In the listing below, find the line containing "Inland transport to Callao" and the line containing "inland transport to Alexandria". Repeat exactly those two lines and every line between them.

Given records below:

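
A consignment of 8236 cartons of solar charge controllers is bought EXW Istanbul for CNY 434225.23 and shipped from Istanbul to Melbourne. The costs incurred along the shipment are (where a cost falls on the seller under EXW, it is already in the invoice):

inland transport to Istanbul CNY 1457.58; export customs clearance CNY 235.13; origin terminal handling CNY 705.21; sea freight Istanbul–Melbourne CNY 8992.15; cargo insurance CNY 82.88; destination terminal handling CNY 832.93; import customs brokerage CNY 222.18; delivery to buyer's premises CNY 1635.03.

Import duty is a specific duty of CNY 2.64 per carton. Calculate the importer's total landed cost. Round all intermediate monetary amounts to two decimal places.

Total landed cost: CNY 470131.36

EXW: the seller makes goods available at their premises; the buyer bears all onward costs.
CIF value = EXW price + inland to port + export clearance + origin terminal + freight + insurance = 434225.23 + 1457.58 + 235.13 + 705.21 + 8992.15 + 82.88 = 445698.18
Import duty = 8236 × 2.64 = 21743.04
Buyer bears: inland to port 1457.58 + export clearance 235.13 + origin terminal 705.21 + freight 8992.15 + insurance 82.88 + destination terminal 832.93 + brokerage 222.18 + delivery 1635.03 + duty 21743.04 = 35906.13
Landed cost = invoice 434225.23 + 35906.13 = 470131.36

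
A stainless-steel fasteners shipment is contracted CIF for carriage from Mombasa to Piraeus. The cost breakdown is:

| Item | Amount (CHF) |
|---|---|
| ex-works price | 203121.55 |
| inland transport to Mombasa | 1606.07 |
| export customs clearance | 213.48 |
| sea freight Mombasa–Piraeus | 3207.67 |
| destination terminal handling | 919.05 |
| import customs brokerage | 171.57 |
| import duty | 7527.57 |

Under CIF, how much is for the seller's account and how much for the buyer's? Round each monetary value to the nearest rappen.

CIF: the seller pays costs through ocean freight and marine insurance to the destination port.
Seller's account: goods 203121.55 + inland to port 1606.07 + export clearance 213.48 + freight 3207.67 = 208148.77
Buyer's account: destination terminal 919.05 + brokerage 171.57 + duty 7527.57 = 8618.19

Seller: CHF 208148.77; buyer: CHF 8618.19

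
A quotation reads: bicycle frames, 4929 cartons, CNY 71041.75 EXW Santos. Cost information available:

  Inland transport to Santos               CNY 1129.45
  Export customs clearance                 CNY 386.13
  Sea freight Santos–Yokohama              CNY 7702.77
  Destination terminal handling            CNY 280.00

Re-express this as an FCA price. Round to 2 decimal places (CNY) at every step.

FCA price: CNY 72557.33

Not relevant to the conversion: freight, destination terminal — on the buyer under both terms; not part of either seller's price.
From EXW to FCA, the seller additionally bears: inland to port, export clearance.
FCA price = 71041.75 + 1129.45 + 386.13 = 72557.33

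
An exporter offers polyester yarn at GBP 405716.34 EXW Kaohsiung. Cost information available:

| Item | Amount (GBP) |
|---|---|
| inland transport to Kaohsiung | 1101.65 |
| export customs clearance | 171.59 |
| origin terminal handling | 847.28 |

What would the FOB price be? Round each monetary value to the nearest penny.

From EXW to FOB, the seller additionally bears: inland to port, export clearance, origin terminal.
FOB price = 405716.34 + 1101.65 + 171.59 + 847.28 = 407836.86

FOB price: GBP 407836.86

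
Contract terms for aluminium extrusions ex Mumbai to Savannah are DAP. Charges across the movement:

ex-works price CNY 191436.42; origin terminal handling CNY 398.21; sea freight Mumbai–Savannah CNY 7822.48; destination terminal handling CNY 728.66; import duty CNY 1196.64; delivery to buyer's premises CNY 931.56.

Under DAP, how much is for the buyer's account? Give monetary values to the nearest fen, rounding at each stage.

Buyer's account: CNY 1196.64

DAP: the seller bears all costs to the named destination except import duty and clearance.
Seller's account: goods 191436.42 + origin terminal 398.21 + freight 7822.48 + destination terminal 728.66 + delivery 931.56 = 201317.33
Buyer's account: duty 1196.64 = 1196.64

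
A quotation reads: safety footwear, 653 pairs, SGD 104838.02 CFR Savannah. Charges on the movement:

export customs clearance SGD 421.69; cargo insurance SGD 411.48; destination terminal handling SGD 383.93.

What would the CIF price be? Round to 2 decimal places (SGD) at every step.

CIF price: SGD 105249.50

Not relevant to the conversion: export clearance — on the seller under both CFR and CIF; already in the CFR price and stays in the CIF price. destination terminal — on the buyer under both terms; not part of either seller's price.
From CFR to CIF, the seller additionally bears: insurance.
CIF price = 104838.02 + 411.48 = 105249.50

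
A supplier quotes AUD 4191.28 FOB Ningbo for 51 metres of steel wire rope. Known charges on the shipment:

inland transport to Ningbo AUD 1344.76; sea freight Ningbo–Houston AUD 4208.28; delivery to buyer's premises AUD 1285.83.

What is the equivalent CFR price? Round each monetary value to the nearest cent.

CFR price: AUD 8399.56

Not relevant to the conversion: inland to port — on the seller under both FOB and CFR; already in the FOB price and stays in the CFR price. delivery — on the buyer under both terms; not part of either seller's price.
From FOB to CFR, the seller additionally bears: freight.
CFR price = 4191.28 + 4208.28 = 8399.56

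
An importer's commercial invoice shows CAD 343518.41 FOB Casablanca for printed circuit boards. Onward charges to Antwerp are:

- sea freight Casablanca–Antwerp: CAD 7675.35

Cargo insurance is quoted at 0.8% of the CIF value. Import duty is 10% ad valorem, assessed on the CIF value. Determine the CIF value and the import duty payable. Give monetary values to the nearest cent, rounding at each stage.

Let C be the CIF value. C = FOB price + freight + 0.8% × C
C − 0.8% × C = 343518.41 + 7675.35
0.992 × C = 351193.76
C = 351193.76 / 0.992 = 354025.97
Insurance premium = 0.8% × 354025.97 = 2832.21
Import duty = 354025.97 × 10% = 35402.60

CIF value: CAD 354025.97; import duty: CAD 35402.60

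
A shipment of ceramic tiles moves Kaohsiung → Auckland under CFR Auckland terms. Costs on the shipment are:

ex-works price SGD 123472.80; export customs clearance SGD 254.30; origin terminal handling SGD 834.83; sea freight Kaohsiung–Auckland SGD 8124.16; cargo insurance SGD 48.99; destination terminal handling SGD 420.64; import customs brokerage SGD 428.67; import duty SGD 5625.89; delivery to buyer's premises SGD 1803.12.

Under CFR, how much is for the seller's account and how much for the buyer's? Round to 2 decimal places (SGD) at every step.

Seller: SGD 132686.09; buyer: SGD 8327.31

CFR: the seller pays costs through ocean freight to the destination port, but not insurance.
Seller's account: goods 123472.80 + export clearance 254.30 + origin terminal 834.83 + freight 8124.16 = 132686.09
Buyer's account: insurance 48.99 + destination terminal 420.64 + brokerage 428.67 + duty 5625.89 + delivery 1803.12 = 8327.31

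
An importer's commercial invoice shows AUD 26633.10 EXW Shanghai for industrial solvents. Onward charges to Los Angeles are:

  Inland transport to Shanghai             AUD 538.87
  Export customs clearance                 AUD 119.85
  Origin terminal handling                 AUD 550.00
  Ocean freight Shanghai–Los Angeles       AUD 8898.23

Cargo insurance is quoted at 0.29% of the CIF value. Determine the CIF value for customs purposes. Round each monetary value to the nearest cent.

CIF value: AUD 36846.91

Let C be the CIF value. C = EXW price + pre-shipment costs + freight + 0.29% × C
C − 0.29% × C = 26633.10 + 538.87 + 119.85 + 550.00 + 8898.23
0.9971 × C = 36740.05
C = 36740.05 / 0.9971 = 36846.91
Insurance premium = 0.29% × 36846.91 = 106.86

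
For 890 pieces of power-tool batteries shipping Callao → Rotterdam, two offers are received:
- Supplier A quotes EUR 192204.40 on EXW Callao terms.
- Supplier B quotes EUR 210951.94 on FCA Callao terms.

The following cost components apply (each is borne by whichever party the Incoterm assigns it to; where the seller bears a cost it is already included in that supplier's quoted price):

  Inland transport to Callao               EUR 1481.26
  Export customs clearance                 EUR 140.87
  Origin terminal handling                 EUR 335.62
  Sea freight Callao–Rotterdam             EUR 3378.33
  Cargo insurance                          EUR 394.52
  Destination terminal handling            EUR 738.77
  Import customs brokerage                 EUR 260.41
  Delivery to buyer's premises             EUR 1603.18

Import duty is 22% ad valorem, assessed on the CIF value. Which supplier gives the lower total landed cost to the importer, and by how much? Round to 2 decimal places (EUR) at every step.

Supplier A is cheaper by EUR 20893.00

Supplier A (EXW):
CIF value = EXW price + inland to port + export clearance + origin terminal + freight + insurance = 192204.40 + 1481.26 + 140.87 + 335.62 + 3378.33 + 394.52 = 197935.00
Import duty = 197935.00 × 22% = 43545.70
Buyer bears (A): 1481.26 + 140.87 + 335.62 + 3378.33 + 394.52 + 738.77 + 260.41 + 1603.18 = 8332.96
Landed cost (A) = invoice 192204.40 + 8332.96 + duty 43545.70 = 244083.06
Supplier B (FCA):
CIF value = FCA price + origin terminal + freight + insurance = 210951.94 + 335.62 + 3378.33 + 394.52 = 215060.41
Import duty = 215060.41 × 22% = 47313.29
Buyer bears (B): 335.62 + 3378.33 + 394.52 + 738.77 + 260.41 + 1603.18 = 6710.83
Landed cost (B) = invoice 210951.94 + 6710.83 + duty 47313.29 = 264976.06
Difference = |244083.06 − 264976.06| = 20893.00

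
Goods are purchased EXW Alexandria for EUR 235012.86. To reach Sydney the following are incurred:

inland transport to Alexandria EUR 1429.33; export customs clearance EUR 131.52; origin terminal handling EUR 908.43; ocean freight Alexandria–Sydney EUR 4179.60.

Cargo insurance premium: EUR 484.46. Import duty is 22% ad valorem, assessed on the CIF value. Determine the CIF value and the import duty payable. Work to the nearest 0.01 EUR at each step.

CIF value: EUR 242146.20; import duty: EUR 53272.16

CIF = EXW price + pre-shipment costs + freight + insurance
CIF = 235012.86 + 1429.33 + 131.52 + 908.43 + 4179.60 + 484.46 = 242146.20
Import duty = 242146.20 × 22% = 53272.16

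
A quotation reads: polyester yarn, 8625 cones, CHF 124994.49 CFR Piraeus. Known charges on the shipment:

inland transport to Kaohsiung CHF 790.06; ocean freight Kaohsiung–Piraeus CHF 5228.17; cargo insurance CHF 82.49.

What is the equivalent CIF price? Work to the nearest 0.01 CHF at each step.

CIF price: CHF 125076.98

Not relevant to the conversion: freight, inland to port — on the seller under both CFR and CIF; already in the CFR price and stays in the CIF price.
From CFR to CIF, the seller additionally bears: insurance.
CIF price = 124994.49 + 82.49 = 125076.98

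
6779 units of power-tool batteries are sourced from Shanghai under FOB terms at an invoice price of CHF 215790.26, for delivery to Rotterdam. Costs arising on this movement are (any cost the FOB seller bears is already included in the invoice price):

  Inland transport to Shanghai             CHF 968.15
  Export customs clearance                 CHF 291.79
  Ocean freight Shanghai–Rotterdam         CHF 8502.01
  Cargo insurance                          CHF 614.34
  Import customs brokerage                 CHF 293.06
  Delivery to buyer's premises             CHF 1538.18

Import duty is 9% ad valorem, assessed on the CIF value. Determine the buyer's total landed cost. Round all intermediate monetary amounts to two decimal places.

FOB: the seller bears costs until goods are on board at the origin port; the buyer bears freight, insurance and all costs thereafter.
Already in the invoice (seller's account under FOB): inland to port, export clearance — exclude.
CIF value = FOB price + freight + insurance = 215790.26 + 8502.01 + 614.34 = 224906.61
Import duty = 224906.61 × 9% = 20241.59
Buyer bears: freight 8502.01 + insurance 614.34 + brokerage 293.06 + delivery 1538.18 + duty 20241.59 = 31189.18
Landed cost = invoice 215790.26 + 31189.18 = 246979.44

Total landed cost: CHF 246979.44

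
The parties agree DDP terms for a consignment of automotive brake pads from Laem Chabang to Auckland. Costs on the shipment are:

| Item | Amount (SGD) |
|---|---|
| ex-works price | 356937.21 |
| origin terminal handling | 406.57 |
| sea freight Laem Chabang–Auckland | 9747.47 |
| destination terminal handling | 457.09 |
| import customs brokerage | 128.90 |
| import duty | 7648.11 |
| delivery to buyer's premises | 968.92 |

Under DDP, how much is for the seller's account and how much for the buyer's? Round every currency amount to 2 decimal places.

DDP: the seller bears all costs including import duty.
Seller's account: goods 356937.21 + origin terminal 406.57 + freight 9747.47 + destination terminal 457.09 + brokerage 128.90 + duty 7648.11 + delivery 968.92 = 376294.27
Buyer's account: 0.00

Seller: SGD 376294.27; buyer: SGD 0.00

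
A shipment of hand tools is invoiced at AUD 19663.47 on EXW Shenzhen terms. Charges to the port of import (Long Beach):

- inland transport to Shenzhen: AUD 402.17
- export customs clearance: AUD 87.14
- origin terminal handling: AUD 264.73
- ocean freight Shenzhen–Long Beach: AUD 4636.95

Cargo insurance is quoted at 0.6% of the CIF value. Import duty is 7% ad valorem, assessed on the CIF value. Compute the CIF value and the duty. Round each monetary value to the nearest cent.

Let C be the CIF value. C = EXW price + pre-shipment costs + freight + 0.6% × C
C − 0.6% × C = 19663.47 + 402.17 + 87.14 + 264.73 + 4636.95
0.994 × C = 25054.46
C = 25054.46 / 0.994 = 25205.69
Insurance premium = 0.6% × 25205.69 = 151.23
Import duty = 25205.69 × 7% = 1764.40

CIF value: AUD 25205.69; import duty: AUD 1764.40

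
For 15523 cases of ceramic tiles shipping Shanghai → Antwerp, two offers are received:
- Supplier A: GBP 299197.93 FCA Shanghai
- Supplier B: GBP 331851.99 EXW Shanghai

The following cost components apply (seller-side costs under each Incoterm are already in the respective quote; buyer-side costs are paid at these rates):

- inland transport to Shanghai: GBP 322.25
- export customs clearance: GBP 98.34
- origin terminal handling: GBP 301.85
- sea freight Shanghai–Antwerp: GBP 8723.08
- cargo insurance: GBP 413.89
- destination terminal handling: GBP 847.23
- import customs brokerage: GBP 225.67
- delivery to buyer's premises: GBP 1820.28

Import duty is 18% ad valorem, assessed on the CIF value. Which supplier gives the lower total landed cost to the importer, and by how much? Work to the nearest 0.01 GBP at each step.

Supplier A (FCA):
CIF value = FCA price + origin terminal + freight + insurance = 299197.93 + 301.85 + 8723.08 + 413.89 = 308636.75
Import duty = 308636.75 × 18% = 55554.62
Buyer bears (A): 301.85 + 8723.08 + 413.89 + 847.23 + 225.67 + 1820.28 = 12332.00
Landed cost (A) = invoice 299197.93 + 12332.00 + duty 55554.62 = 367084.55
Supplier B (EXW):
CIF value = EXW price + inland to port + export clearance + origin terminal + freight + insurance = 331851.99 + 322.25 + 98.34 + 301.85 + 8723.08 + 413.89 = 341711.40
Import duty = 341711.40 × 18% = 61508.05
Buyer bears (B): 322.25 + 98.34 + 301.85 + 8723.08 + 413.89 + 847.23 + 225.67 + 1820.28 = 12752.59
Landed cost (B) = invoice 331851.99 + 12752.59 + duty 61508.05 = 406112.63
Difference = |367084.55 − 406112.63| = 39028.08

Supplier A is cheaper by GBP 39028.08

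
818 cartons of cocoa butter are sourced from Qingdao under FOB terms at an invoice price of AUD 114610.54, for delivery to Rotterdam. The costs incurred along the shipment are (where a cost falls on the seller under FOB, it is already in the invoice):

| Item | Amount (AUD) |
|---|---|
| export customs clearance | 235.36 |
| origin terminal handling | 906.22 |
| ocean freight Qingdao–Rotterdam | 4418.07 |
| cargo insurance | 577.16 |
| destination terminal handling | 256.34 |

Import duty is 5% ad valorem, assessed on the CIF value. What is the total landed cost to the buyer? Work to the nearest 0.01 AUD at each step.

Total landed cost: AUD 125842.40

FOB: the seller bears costs until goods are on board at the origin port; the buyer bears freight, insurance and all costs thereafter.
Already in the invoice (seller's account under FOB): export clearance, origin terminal — exclude.
CIF value = FOB price + freight + insurance = 114610.54 + 4418.07 + 577.16 = 119605.77
Import duty = 119605.77 × 5% = 5980.29
Buyer bears: freight 4418.07 + insurance 577.16 + destination terminal 256.34 + duty 5980.29 = 11231.86
Landed cost = invoice 114610.54 + 11231.86 = 125842.40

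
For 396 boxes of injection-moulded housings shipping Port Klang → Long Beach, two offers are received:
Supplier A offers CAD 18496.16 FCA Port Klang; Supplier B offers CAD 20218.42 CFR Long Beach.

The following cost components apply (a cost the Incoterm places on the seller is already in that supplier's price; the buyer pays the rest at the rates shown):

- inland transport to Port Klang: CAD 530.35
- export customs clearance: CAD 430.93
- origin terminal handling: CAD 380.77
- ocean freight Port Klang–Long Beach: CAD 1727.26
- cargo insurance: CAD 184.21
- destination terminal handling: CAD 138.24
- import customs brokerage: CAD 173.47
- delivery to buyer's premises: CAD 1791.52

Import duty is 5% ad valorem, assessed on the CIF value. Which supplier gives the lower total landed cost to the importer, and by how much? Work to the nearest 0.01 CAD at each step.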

End of Given records.

== Solution to this task ==
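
  Inland transport to Callao               EUR 1481.26
  Export customs clearance                 EUR 140.87
  Origin terminal handling                 EUR 335.62
  Sea freight Callao–Rotterdam             EUR 3378.33
  Cargo insurance                          EUR 394.52
  Destination terminal handling            EUR 738.77
  Import customs brokerage                 EUR 260.41
  Delivery to buyer's premises             EUR 1603.18

Import duty is 22% ad valorem, assessed on the CIF value. Which supplier gives the lower total landed cost to the importer, and by how much? Round to 2 decimal places (EUR) at every step.

Supplier A is cheaper by EUR 20893.00

Supplier A (EXW):
CIF value = EXW price + inland to port + export clearance + origin terminal + freight + insurance = 192204.40 + 1481.26 + 140.87 + 335.62 + 3378.33 + 394.52 = 197935.00
Import duty = 197935.00 × 22% = 43545.70
Buyer bears (A): 1481.26 + 140.87 + 335.62 + 3378.33 + 394.52 + 738.77 + 260.41 + 1603.18 = 8332.96
Landed cost (A) = invoice 192204.40 + 8332.96 + duty 43545.70 = 244083.06
Supplier B (FCA):
CIF value = FCA price + origin terminal + freight + insurance = 210951.94 + 335.62 + 3378.33 + 394.52 = 215060.41
Import duty = 215060.41 × 22% = 47313.29
Buyer bears (B): 335.62 + 3378.33 + 394.52 + 738.77 + 260.41 + 1603.18 = 6710.83
Landed cost (B) = invoice 210951.94 + 6710.83 + duty 47313.29 = 264976.06
Difference = |244083.06 − 264976.06| = 20893.00

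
Goods are purchased EXW Alexandria for EUR 235012.86. To reach Sydney the following are incurred:

inland transport to Alexandria EUR 1429.33; export customs clearance EUR 131.52; origin terminal handling EUR 908.43; ocean freight Alexandria–Sydney EUR 4179.60.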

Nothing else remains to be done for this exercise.